--- Given records ---

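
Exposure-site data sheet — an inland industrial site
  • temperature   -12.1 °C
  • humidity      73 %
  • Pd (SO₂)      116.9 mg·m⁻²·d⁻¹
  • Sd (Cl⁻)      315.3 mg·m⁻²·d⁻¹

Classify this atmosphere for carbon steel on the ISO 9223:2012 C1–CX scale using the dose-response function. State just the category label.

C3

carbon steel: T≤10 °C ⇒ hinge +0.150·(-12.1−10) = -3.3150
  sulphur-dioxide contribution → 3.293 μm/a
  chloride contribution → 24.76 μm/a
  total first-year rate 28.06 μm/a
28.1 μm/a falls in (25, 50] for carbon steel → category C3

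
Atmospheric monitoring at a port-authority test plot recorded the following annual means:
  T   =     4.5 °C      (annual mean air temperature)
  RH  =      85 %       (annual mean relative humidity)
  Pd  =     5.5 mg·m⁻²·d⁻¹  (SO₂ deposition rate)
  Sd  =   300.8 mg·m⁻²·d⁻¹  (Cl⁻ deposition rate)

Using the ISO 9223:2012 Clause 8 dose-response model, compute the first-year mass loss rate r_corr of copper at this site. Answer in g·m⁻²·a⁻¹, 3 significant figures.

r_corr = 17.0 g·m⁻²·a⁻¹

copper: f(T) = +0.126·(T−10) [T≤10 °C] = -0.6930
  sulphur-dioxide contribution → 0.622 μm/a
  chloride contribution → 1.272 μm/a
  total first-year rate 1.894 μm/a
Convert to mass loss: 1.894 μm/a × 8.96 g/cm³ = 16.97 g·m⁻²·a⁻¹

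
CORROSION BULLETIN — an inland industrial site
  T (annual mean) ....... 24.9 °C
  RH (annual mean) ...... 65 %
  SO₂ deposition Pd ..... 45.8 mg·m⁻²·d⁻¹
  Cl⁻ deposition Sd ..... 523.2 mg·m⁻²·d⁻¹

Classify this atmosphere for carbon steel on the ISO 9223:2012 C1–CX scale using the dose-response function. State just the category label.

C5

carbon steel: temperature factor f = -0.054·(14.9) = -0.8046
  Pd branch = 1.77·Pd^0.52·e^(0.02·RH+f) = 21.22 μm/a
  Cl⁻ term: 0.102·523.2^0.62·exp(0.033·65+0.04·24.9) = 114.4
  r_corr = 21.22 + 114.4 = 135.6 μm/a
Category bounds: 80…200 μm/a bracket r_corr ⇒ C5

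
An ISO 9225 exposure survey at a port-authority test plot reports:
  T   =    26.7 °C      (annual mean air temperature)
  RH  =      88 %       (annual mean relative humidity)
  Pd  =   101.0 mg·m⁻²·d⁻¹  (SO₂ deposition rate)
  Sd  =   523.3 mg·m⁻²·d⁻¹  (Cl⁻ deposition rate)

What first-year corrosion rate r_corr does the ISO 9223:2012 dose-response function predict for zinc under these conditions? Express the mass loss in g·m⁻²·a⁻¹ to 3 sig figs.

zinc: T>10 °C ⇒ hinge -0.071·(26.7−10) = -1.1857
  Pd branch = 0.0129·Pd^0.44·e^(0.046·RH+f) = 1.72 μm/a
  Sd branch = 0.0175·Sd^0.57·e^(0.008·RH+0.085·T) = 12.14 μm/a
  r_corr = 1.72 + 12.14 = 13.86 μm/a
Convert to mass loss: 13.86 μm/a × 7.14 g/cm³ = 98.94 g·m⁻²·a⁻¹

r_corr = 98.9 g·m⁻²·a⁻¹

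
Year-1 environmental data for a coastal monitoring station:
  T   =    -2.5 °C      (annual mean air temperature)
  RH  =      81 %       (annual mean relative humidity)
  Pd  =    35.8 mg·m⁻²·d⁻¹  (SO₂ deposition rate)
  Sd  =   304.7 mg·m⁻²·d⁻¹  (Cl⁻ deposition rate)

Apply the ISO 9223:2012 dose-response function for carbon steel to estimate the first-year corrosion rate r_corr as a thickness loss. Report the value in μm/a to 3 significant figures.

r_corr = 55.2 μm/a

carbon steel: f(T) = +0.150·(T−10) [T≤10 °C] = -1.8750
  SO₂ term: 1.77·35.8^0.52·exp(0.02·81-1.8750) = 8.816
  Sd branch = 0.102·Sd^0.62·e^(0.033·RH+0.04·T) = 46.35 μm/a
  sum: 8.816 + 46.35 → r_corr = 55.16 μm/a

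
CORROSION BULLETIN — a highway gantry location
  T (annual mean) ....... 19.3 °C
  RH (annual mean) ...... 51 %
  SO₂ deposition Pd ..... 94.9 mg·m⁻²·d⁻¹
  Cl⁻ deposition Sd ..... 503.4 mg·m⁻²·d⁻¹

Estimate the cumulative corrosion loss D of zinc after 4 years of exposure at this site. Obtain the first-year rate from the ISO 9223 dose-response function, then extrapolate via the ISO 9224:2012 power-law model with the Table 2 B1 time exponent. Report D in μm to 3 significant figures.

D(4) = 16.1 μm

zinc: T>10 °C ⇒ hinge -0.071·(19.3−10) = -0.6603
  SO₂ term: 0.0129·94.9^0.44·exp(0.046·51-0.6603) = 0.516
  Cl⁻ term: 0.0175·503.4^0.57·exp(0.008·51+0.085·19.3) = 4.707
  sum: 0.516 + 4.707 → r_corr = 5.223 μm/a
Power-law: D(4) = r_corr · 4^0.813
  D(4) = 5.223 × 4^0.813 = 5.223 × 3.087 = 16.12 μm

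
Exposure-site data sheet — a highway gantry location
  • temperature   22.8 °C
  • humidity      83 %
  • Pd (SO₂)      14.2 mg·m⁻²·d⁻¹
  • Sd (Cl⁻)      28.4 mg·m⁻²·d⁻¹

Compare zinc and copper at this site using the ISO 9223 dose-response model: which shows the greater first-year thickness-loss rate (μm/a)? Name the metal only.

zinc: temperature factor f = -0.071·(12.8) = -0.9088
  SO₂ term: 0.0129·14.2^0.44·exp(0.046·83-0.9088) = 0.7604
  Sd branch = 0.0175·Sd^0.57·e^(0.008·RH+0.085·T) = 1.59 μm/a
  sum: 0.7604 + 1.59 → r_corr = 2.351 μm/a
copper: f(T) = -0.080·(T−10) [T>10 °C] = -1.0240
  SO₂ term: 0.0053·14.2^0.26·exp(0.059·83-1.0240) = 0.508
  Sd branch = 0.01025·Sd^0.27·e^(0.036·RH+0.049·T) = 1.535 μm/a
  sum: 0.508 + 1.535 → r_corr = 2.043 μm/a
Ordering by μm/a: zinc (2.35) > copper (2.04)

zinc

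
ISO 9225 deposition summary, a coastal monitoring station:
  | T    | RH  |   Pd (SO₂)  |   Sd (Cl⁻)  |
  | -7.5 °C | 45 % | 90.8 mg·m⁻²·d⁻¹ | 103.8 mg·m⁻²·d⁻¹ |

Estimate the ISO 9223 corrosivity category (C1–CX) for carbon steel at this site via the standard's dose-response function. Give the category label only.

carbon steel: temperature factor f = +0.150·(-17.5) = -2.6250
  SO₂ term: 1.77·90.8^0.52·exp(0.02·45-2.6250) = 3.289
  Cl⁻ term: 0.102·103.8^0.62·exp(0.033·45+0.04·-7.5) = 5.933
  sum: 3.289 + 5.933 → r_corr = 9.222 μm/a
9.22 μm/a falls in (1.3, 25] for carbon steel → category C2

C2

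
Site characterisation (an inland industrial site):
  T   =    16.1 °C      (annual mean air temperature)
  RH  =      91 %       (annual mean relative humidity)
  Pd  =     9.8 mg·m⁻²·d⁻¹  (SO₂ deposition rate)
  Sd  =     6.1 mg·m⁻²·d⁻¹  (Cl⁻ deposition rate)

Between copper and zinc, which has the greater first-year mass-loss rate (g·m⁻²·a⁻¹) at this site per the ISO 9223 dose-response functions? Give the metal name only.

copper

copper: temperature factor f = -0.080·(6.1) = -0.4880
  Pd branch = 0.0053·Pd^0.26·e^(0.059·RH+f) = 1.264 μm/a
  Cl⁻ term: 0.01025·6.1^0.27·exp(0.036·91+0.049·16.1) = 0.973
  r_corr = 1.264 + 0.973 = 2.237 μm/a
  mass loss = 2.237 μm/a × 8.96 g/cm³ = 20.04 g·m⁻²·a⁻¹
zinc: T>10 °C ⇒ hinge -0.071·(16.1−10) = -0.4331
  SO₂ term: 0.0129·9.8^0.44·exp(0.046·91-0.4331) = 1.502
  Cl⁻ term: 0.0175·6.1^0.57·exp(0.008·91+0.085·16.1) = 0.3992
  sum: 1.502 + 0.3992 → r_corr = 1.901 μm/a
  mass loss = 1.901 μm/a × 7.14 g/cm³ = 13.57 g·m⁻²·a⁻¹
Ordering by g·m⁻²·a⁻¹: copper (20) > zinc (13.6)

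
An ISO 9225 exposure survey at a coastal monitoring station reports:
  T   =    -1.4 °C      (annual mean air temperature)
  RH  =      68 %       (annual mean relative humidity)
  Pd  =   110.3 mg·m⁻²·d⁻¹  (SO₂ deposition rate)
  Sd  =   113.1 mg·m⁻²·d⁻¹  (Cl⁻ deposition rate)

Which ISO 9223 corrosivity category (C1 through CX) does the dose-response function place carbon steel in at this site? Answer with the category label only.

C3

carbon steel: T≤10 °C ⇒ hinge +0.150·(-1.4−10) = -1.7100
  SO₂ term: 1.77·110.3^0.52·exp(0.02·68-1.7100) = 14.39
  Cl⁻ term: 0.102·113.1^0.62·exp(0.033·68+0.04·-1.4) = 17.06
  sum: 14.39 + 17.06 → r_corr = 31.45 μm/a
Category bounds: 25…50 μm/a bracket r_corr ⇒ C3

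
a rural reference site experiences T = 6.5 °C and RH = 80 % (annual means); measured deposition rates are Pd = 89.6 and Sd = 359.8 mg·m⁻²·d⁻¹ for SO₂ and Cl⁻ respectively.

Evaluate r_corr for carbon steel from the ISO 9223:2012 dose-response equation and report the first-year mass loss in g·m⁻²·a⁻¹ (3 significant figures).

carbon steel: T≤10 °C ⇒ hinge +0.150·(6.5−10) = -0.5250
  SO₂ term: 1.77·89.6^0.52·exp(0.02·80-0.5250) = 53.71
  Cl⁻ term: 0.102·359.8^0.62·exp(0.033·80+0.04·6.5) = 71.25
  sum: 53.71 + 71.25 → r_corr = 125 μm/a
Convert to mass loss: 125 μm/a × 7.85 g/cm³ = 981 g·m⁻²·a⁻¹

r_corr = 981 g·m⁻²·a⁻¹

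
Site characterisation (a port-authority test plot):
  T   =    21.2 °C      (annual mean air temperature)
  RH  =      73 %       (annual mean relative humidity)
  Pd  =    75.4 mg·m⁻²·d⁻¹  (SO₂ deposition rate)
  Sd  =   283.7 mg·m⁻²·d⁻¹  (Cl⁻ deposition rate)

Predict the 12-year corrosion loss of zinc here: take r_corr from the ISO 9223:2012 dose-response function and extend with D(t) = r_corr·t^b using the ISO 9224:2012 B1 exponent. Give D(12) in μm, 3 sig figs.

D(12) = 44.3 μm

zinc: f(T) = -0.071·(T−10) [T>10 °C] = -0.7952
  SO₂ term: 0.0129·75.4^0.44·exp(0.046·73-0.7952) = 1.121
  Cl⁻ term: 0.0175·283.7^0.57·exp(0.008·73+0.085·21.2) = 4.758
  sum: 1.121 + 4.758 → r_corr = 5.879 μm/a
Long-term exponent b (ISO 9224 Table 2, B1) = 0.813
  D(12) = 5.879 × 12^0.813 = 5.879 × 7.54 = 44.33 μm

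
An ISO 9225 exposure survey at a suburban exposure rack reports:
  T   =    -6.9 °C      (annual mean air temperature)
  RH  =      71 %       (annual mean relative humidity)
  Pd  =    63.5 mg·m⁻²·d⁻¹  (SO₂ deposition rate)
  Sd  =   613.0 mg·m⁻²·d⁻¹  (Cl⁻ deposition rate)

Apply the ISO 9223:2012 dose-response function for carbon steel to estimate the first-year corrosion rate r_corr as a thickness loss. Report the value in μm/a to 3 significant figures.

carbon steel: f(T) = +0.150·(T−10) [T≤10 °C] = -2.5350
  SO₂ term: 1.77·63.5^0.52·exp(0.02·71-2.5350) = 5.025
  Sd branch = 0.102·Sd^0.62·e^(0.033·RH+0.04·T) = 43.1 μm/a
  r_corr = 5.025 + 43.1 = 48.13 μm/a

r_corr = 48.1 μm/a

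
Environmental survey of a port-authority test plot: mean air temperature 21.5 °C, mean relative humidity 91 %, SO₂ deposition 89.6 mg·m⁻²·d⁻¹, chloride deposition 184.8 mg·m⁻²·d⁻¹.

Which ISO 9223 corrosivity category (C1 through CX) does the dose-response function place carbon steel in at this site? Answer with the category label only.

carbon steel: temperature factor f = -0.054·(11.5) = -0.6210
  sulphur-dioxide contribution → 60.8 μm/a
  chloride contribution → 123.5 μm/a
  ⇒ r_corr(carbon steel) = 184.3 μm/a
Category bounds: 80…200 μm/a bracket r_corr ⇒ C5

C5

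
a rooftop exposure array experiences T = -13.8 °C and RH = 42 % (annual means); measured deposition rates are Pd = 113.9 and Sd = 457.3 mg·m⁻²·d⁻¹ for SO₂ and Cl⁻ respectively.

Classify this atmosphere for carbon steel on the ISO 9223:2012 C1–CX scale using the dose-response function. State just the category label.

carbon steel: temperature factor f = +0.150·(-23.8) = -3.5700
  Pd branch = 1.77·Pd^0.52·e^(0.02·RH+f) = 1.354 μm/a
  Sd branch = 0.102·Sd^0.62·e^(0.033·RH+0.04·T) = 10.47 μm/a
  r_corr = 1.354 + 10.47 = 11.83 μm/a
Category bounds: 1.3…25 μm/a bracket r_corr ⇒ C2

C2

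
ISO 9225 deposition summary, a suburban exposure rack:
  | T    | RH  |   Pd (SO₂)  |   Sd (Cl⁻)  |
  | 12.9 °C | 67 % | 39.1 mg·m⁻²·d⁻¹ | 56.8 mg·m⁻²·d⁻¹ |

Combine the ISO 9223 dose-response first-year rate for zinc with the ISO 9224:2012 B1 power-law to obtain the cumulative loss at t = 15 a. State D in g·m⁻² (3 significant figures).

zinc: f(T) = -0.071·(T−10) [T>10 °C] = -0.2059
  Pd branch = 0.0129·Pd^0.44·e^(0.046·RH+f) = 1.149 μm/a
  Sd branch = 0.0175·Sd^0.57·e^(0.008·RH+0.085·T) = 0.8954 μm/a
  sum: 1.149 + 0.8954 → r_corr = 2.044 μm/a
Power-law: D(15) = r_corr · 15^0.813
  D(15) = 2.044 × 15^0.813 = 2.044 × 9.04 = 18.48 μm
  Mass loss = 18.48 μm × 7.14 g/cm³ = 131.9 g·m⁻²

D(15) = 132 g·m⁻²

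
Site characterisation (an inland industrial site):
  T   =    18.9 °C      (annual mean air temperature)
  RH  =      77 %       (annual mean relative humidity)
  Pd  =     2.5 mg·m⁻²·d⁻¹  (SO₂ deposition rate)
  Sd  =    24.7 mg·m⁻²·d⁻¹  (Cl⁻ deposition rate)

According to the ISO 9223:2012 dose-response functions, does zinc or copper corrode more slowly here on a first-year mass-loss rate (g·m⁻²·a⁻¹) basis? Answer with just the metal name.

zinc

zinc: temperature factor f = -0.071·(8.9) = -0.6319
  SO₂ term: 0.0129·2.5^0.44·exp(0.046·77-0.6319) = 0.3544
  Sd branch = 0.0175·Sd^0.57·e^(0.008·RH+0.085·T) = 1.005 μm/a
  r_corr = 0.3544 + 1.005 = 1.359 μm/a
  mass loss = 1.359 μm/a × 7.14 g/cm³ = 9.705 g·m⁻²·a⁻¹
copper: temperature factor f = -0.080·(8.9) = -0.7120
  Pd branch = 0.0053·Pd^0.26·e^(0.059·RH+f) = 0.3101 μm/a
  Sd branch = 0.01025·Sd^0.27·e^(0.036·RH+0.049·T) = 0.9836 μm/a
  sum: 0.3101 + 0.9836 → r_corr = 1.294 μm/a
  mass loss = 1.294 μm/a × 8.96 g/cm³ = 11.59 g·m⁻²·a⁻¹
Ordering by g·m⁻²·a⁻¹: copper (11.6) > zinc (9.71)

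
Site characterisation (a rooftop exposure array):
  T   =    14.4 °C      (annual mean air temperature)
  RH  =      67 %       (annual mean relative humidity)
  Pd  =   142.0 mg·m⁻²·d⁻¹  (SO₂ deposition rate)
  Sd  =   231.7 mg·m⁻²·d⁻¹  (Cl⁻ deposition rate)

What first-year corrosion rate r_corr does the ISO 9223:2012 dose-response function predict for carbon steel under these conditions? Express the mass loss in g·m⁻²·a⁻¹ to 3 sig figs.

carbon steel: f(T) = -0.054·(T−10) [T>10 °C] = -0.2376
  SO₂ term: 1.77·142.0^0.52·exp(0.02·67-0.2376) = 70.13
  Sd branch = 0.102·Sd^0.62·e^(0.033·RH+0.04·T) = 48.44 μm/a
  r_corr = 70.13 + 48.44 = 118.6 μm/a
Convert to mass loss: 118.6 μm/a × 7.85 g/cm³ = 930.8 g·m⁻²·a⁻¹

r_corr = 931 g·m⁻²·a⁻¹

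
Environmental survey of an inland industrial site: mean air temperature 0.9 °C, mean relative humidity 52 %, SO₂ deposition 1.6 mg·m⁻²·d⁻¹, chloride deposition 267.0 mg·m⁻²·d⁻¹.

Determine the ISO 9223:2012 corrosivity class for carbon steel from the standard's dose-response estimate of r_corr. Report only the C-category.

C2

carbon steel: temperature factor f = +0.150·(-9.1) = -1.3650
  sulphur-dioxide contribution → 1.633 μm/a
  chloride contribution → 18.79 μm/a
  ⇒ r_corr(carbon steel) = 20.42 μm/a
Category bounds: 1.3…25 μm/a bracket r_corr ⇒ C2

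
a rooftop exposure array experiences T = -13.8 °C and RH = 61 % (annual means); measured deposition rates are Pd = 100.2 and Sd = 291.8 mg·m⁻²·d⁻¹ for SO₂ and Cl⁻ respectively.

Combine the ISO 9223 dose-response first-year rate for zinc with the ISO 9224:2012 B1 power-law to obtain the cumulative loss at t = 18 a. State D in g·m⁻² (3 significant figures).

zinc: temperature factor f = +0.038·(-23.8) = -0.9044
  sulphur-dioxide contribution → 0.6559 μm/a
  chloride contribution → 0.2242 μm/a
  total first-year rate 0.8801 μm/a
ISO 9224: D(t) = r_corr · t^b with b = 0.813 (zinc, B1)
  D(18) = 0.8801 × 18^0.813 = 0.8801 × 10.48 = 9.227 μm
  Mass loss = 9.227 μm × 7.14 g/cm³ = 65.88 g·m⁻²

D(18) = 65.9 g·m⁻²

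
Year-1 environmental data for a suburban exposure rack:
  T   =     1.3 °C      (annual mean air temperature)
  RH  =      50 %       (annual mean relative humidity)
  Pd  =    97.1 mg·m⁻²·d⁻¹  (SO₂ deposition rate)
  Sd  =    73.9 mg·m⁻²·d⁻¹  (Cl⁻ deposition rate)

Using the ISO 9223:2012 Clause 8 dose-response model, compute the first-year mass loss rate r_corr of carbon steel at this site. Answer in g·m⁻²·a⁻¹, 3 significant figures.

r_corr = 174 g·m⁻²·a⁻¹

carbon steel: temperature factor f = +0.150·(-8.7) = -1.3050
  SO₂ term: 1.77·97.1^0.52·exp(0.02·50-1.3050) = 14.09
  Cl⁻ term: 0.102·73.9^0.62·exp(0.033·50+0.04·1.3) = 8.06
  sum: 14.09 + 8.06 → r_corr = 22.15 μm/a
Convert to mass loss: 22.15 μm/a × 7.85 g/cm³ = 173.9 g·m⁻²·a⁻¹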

---

## What to work on
Retype exactly the lines of the data above, starting at its first line and finishing with the line that has "Atmospheric monitoring at" in it.

## Answer section
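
Exposure-site data sheet — an inland industrial site
  • temperature   -12.1 °C
  • humidity      73 %
  • Pd (SO₂)      116.9 mg·m⁻²·d⁻¹
  • Sd (Cl⁻)      315.3 mg·m⁻²·d⁻¹

Classify this atmosphere for carbon steel on the ISO 9223:2012 C1–CX scale using the dose-response function. State just the category label.

C3

carbon steel: T≤10 °C ⇒ hinge +0.150·(-12.1−10) = -3.3150
  sulphur-dioxide contribution → 3.293 μm/a
  chloride contribution → 24.76 μm/a
  total first-year rate 28.06 μm/a
28.1 μm/a falls in (25, 50] for carbon steel → category C3

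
Atmospheric monitoring at a port-authority test plot recorded the following annual means: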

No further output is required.